* [Task statement]
Every record should be written out again in full, with no character altered.
*** Block opens ***
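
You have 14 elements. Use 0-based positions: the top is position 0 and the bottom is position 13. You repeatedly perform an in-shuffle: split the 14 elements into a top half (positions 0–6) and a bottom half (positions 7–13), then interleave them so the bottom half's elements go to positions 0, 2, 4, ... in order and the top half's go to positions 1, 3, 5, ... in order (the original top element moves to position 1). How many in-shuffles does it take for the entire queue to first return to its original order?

4

The in-shuffle permutes the 14 positions with cycle lengths [2, 4, 4, 4].
Every element is home exactly when every cycle has completed a whole number of laps, i.e. after lcm(2, 4) = 4 in-shuffles.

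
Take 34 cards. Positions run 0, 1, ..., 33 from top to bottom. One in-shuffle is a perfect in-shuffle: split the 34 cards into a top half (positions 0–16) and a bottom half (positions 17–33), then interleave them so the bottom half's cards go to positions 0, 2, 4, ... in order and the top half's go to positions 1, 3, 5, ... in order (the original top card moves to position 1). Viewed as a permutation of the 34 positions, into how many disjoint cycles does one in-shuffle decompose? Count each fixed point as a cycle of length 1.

Trace each unvisited position around until it returns:
(0 1 3 7 15 31 ... len 12) (2 5 11 23 12 25 ... len 12) (4 9 19) (6 13 27 20) (14 29 24)
5 cycles in total.

5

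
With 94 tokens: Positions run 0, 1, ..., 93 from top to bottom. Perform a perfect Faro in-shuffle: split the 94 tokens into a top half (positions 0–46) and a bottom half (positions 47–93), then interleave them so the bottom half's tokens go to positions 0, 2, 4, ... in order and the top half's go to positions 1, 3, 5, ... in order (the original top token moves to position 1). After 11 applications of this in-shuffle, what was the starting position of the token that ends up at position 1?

8

Work backwards from position 1, undoing one in-shuffle at a time:
1 ← 0 ← 47 ← 23 ← 11 ← 5 ← 2 ← 48 ← 71 ← 35 ← 17 ← 8
So the token now at position 1 started at position 8.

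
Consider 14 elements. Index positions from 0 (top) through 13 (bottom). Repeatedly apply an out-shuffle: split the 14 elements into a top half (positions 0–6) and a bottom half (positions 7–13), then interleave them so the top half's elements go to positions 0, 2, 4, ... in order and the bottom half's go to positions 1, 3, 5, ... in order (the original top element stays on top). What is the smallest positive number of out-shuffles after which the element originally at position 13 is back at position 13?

Position 13 is fixed by the out-shuffle; it is already back after 1 application.

1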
*** Block closes ***
* [Task result]
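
You have 14 elements. Use 0-based positions: the top is position 0 and the bottom is position 13. You repeatedly perform an in-shuffle: split the 14 elements into a top half (positions 0–6) and a bottom half (positions 7–13), then interleave them so the bottom half's elements go to positions 0, 2, 4, ... in order and the top half's go to positions 1, 3, 5, ... in order (the original top element moves to position 1). How many in-shuffles does it take for the entire queue to first return to its original order?

4

The in-shuffle permutes the 14 positions with cycle lengths [2, 4, 4, 4].
Every element is home exactly when every cycle has completed a whole number of laps, i.e. after lcm(2, 4) = 4 in-shuffles.

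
Take 34 cards. Positions run 0, 1, ..., 33 from top to bottom. One in-shuffle is a perfect in-shuffle: split the 34 cards into a top half (positions 0–16) and a bottom half (positions 17–33), then interleave them so the bottom half's cards go to positions 0, 2, 4, ... in order and the top half's go to positions 1, 3, 5, ... in order (the original top card moves to position 1). Viewed as a permutation of the 34 positions, into how many disjoint cycles does one in-shuffle decompose? Count each fixed point as a cycle of length 1.

Trace each unvisited position around until it returns:
(0 1 3 7 15 31 ... len 12) (2 5 11 23 12 25 ... len 12) (4 9 19) (6 13 27 20) (14 29 24)
5 cycles in total.

5

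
With 94 tokens: Positions run 0, 1, ..., 93 from top to bottom. Perform a perfect Faro in-shuffle: split the 94 tokens into a top half (positions 0–46) and a bottom half (positions 47–93), then interleave them so the bottom half's tokens go to positions 0, 2, 4, ... in order and the top half's go to positions 1, 3, 5, ... in order (the original top token moves to position 1). After 11 applications of this in-shuffle, what was the starting position of the token that ends up at position 1?

8

Work backwards from position 1, undoing one in-shuffle at a time:
1 ← 0 ← 47 ← 23 ← 11 ← 5 ← 2 ← 48 ← 71 ← 35 ← 17 ← 8
So the token now at position 1 started at position 8.

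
Consider 14 elements. Index positions from 0 (top) through 13 (bottom). Repeatedly apply an out-shuffle: split the 14 elements into a top half (positions 0–6) and a bottom half (positions 7–13), then interleave them so the top half's elements go to positions 0, 2, 4, ... in order and the bottom half's go to positions 1, 3, 5, ... in order (the original top element stays on top). What is the smallest positive number of out-shuffles after which the element originally at position 13 is back at position 13?

Position 13 is fixed by the out-shuffle; it is already back after 1 application.

1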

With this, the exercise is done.